**What needs to be done**
For every line in the records below that holds "formula", make a copy.

(Dataset excerpts)

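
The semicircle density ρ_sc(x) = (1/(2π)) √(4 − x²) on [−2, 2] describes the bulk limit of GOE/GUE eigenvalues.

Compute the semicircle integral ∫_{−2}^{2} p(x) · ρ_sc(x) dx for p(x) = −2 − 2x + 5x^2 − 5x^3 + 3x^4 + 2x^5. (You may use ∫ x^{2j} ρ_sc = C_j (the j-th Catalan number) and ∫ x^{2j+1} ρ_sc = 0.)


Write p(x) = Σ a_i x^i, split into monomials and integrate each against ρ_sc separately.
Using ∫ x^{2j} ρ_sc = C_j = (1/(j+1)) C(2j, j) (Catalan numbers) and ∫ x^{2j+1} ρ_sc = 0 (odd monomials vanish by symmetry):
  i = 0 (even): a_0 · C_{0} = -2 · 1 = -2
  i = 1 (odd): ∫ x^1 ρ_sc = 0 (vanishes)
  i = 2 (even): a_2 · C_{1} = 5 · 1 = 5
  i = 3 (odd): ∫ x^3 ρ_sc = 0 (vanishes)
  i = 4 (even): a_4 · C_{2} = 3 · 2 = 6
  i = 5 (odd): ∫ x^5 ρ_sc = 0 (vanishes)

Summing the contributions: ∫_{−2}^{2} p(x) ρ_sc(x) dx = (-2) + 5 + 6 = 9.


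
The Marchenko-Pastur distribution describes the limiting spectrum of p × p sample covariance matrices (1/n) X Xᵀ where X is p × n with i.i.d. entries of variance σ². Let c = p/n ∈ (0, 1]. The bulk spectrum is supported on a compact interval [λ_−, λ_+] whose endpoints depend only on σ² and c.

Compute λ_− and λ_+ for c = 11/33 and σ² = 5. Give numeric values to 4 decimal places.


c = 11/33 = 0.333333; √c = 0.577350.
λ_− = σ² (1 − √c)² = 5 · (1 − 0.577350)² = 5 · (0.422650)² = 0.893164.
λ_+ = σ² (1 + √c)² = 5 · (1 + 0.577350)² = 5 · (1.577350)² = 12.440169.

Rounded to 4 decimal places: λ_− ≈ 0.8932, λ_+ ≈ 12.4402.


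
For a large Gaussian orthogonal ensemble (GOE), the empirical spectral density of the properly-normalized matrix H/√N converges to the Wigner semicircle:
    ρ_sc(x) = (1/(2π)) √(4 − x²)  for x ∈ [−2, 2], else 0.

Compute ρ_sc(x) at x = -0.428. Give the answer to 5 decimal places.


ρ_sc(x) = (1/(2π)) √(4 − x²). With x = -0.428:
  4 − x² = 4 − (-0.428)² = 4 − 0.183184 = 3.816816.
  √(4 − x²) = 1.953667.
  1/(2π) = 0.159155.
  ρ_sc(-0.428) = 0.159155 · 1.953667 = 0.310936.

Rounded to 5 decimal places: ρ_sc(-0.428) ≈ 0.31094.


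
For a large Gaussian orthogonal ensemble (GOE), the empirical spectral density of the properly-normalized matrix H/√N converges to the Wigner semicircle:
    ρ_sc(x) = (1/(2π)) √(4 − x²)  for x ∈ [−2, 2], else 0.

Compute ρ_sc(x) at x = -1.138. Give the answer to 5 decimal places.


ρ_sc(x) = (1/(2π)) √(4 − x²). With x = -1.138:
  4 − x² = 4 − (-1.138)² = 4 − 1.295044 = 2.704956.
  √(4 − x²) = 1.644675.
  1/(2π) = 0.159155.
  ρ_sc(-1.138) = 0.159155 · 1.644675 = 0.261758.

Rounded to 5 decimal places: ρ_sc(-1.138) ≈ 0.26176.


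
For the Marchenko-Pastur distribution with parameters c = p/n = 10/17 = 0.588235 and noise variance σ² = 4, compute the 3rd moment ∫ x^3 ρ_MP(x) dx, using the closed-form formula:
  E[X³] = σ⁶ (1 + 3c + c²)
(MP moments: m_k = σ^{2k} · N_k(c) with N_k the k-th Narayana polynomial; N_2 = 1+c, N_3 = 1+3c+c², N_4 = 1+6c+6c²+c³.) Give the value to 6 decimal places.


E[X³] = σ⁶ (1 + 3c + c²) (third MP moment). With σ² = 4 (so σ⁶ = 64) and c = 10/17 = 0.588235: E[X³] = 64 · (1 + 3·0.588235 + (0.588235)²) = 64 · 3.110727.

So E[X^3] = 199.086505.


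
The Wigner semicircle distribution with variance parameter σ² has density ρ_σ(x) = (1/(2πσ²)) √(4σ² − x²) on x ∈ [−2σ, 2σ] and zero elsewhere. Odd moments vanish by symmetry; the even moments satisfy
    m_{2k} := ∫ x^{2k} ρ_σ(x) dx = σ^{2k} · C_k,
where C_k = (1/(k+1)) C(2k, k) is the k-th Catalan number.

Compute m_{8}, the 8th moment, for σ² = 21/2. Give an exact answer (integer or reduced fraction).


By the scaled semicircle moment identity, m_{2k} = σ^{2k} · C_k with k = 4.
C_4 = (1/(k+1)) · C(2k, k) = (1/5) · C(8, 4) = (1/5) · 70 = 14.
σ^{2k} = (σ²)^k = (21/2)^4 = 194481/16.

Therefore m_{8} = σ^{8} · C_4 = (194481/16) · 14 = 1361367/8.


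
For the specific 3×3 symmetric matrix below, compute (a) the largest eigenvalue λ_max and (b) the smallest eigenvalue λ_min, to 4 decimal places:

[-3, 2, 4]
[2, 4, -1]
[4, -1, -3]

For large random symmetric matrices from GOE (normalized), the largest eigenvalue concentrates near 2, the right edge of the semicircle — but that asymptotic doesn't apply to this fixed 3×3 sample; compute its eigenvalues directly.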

* * *

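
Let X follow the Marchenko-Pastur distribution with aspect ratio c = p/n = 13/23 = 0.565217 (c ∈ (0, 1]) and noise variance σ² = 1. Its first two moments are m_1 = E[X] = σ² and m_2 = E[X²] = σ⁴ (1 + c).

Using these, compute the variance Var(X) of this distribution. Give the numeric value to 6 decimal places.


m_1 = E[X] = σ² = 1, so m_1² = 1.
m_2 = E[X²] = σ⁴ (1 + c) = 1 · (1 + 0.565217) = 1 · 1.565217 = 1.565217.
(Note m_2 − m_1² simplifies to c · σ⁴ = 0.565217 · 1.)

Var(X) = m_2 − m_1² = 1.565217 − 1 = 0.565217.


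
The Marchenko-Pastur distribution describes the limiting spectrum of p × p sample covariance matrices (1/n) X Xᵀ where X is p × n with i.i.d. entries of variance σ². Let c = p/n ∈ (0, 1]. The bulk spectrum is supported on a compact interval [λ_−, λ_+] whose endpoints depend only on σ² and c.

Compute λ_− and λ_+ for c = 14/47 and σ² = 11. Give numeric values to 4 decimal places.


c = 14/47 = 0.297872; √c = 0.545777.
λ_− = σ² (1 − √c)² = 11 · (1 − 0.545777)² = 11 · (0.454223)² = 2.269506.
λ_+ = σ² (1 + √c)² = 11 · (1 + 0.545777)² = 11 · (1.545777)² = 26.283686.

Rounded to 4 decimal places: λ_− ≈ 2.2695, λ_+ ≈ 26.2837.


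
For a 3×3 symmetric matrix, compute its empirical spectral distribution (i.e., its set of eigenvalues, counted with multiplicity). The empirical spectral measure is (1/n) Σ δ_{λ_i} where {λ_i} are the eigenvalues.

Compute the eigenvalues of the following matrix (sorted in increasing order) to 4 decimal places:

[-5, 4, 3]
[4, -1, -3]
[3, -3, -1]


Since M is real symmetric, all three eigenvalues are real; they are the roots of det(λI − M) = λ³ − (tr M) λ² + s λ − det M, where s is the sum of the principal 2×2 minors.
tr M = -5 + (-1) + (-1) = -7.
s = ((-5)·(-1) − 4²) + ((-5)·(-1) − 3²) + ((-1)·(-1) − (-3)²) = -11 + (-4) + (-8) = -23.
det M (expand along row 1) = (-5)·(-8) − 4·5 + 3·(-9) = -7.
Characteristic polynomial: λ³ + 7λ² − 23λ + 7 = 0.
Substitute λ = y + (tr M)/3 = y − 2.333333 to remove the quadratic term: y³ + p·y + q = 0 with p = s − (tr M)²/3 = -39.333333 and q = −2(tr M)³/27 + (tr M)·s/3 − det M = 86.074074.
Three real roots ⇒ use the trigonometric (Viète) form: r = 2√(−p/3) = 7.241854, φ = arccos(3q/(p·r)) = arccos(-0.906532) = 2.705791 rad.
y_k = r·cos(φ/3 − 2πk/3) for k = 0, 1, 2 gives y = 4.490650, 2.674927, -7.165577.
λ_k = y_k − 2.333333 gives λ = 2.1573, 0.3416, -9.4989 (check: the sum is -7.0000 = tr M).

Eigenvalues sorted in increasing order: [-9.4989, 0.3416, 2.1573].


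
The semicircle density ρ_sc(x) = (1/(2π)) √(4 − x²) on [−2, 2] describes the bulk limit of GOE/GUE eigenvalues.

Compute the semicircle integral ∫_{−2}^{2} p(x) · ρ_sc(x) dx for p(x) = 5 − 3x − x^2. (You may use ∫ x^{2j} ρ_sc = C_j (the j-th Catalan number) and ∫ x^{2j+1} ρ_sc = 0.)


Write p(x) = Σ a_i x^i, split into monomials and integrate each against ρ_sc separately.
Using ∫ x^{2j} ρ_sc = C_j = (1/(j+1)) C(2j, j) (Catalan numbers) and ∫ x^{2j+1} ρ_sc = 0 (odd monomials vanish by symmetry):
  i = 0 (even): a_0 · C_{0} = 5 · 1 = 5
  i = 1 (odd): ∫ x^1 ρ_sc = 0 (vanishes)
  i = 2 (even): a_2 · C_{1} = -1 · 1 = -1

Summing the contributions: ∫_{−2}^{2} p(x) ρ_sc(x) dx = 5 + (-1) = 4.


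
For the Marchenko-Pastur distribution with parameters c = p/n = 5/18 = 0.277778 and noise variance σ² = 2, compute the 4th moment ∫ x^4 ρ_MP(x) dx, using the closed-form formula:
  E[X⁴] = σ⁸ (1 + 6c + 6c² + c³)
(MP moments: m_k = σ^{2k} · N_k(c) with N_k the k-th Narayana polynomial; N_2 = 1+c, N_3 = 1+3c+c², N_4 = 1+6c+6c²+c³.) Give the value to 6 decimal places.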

--

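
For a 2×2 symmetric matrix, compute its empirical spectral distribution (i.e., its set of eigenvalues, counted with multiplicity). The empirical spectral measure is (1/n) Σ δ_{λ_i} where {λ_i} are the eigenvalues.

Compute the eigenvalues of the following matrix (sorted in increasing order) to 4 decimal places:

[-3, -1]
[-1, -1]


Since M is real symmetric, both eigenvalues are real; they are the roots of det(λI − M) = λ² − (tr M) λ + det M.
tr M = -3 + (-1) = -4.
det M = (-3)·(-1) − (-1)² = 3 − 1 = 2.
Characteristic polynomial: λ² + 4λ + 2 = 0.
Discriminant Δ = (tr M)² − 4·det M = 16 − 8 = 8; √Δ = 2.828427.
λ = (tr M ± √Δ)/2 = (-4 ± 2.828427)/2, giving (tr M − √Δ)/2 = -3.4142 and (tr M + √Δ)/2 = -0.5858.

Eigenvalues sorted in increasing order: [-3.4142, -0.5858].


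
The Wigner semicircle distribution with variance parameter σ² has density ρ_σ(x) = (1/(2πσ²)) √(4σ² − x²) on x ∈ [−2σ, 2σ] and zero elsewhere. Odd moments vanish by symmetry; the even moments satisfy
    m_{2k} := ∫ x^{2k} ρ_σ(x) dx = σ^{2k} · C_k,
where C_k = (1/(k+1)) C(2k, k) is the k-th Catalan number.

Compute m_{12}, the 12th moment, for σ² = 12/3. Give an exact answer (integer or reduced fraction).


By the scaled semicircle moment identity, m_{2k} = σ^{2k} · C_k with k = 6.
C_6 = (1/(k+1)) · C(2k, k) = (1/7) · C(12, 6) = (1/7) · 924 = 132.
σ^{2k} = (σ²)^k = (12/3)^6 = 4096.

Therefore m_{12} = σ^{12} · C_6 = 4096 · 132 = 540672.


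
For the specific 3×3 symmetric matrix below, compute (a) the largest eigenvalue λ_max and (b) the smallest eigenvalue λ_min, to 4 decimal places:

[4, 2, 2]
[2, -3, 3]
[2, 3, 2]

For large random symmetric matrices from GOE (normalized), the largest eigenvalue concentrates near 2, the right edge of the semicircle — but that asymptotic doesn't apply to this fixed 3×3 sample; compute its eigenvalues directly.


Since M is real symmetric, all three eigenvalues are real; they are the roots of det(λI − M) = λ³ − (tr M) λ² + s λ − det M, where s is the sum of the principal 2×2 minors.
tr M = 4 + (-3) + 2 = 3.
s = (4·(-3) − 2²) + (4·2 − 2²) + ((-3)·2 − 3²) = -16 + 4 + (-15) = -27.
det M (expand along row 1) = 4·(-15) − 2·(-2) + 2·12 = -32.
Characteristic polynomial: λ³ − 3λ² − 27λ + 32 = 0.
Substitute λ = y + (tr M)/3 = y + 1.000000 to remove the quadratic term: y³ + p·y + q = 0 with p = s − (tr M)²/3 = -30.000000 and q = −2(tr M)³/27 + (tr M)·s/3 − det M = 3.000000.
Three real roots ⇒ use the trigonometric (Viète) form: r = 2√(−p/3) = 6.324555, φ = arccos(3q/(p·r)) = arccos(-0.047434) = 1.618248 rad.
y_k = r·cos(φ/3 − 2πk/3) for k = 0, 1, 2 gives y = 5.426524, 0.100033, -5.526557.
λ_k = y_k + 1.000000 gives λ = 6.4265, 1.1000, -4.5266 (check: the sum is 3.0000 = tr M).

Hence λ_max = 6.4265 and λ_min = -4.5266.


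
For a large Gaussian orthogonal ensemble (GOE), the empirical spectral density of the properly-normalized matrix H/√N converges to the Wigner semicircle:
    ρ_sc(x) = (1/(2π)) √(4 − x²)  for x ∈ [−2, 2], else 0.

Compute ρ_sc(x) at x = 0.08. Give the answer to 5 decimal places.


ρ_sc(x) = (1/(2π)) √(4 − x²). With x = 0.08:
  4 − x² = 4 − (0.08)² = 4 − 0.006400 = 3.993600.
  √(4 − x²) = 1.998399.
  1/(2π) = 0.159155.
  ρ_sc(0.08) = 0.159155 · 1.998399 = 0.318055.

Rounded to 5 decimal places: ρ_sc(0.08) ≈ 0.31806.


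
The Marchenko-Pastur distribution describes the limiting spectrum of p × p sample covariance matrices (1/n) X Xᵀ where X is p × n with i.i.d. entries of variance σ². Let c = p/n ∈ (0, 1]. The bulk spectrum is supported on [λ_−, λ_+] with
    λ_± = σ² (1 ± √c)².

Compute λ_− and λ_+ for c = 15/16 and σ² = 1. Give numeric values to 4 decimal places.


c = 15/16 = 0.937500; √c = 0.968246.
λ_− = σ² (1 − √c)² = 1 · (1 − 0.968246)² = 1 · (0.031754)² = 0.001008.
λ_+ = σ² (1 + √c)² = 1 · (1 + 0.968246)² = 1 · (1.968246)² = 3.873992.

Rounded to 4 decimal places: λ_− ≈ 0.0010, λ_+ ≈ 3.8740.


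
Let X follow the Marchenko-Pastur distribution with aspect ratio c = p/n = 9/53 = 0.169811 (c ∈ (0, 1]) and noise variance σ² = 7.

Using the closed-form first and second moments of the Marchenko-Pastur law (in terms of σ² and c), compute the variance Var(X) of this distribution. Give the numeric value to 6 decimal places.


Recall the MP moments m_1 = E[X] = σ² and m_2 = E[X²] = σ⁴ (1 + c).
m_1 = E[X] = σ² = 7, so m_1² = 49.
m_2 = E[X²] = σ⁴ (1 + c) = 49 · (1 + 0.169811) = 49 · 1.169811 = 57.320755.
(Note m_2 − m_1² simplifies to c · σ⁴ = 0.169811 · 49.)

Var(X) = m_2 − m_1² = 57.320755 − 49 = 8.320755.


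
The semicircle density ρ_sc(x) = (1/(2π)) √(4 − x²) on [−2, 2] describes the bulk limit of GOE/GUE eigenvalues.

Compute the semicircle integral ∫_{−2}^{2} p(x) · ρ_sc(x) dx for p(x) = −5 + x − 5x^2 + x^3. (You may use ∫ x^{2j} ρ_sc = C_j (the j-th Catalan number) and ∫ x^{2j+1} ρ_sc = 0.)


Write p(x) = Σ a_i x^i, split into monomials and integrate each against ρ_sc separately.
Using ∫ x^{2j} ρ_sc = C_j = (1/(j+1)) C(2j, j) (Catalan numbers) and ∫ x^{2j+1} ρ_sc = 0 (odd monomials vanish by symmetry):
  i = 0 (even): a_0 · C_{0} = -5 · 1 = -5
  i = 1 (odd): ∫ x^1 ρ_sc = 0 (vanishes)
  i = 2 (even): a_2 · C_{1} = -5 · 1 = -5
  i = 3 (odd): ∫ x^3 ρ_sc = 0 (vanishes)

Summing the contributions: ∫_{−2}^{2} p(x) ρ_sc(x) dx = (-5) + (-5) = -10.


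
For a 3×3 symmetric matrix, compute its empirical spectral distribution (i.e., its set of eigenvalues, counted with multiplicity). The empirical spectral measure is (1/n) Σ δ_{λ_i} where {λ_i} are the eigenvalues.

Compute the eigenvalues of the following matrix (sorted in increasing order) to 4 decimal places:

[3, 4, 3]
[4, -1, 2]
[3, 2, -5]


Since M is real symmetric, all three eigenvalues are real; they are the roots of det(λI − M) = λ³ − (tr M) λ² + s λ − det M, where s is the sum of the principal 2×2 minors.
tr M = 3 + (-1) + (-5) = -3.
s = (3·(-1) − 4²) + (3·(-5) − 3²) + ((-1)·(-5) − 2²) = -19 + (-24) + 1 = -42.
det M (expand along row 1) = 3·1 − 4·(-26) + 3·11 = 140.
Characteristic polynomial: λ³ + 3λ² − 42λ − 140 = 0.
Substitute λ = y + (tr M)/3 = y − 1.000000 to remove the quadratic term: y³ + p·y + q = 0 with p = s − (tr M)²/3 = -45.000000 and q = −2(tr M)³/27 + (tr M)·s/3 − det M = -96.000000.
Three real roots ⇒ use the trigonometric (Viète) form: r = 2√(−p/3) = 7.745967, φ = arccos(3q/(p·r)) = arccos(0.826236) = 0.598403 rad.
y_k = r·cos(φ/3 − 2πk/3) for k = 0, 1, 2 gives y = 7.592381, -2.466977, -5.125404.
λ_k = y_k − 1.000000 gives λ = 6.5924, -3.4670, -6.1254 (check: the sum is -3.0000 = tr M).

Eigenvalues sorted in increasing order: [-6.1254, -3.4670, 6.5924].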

**Exercise result**
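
For the Marchenko-Pastur distribution with parameters c = p/n = 10/17 = 0.588235 and noise variance σ² = 4, compute the 3rd moment ∫ x^3 ρ_MP(x) dx, using the closed-form formula:
For the Marchenko-Pastur distribution with parameters c = p/n = 5/18 = 0.277778 and noise variance σ² = 2, compute the 4th moment ∫ x^4 ρ_MP(x) dx, using the closed-form formula: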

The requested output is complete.